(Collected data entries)
----------
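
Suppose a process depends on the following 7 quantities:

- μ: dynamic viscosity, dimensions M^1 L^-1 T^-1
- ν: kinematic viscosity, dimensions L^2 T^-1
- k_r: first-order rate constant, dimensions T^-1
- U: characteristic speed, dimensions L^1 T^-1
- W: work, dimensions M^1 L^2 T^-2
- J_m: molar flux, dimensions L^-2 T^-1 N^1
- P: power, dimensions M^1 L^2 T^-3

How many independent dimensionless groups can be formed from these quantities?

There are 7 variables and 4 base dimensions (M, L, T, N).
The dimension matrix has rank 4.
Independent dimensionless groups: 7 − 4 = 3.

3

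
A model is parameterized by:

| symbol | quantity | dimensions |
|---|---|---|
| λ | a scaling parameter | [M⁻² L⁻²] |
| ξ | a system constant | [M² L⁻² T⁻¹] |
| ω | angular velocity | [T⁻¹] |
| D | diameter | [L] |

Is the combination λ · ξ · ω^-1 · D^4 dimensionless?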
----------
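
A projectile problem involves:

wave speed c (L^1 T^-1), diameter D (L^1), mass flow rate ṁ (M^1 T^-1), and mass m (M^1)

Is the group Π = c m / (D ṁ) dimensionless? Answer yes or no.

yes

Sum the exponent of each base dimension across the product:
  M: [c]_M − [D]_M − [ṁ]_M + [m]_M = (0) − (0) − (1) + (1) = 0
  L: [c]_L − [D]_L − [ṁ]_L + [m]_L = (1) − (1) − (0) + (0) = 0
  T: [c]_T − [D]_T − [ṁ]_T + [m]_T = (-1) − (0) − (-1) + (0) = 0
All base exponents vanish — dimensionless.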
----------
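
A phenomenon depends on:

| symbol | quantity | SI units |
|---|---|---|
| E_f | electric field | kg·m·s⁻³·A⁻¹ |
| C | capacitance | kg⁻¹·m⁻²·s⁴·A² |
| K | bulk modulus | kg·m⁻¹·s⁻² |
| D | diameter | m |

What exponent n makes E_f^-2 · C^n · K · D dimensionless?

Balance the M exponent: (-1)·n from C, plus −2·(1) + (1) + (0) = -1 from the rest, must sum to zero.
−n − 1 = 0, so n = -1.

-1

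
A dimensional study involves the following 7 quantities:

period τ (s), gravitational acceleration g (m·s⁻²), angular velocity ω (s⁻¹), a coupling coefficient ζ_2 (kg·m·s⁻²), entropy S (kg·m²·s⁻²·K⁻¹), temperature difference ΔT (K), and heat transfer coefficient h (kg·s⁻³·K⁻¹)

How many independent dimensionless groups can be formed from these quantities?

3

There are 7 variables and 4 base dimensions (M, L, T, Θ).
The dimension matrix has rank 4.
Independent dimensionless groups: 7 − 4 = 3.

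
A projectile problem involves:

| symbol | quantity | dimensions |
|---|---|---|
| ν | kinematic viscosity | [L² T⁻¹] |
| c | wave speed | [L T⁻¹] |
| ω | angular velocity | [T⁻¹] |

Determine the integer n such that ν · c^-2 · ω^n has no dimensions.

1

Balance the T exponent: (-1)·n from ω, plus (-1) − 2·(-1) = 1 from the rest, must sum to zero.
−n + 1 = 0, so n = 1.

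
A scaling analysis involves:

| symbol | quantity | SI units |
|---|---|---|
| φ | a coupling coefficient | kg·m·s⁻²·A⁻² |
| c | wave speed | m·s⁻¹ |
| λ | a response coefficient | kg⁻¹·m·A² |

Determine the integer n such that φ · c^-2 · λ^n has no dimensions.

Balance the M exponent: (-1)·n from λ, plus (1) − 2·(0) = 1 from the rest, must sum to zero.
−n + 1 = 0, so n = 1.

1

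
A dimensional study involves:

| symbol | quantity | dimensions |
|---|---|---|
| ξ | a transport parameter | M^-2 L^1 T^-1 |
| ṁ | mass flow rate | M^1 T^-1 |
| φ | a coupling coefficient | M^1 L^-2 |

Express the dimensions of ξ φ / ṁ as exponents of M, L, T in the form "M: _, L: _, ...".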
----------
▶ [Exercise]: Your answer should be the lines above, from the line containing "coefficient | M^1 L^-2 |" up to and including the line containing "Express the dimensions", reproduced exactly and with nothing else.

▶ [Answer to this task]:
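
| φ | a coupling coefficient | M^1 L^-2 |

Express the dimensions of ξ φ / ṁ as exponents of M, L, T in the form "M: _, L: _, ...".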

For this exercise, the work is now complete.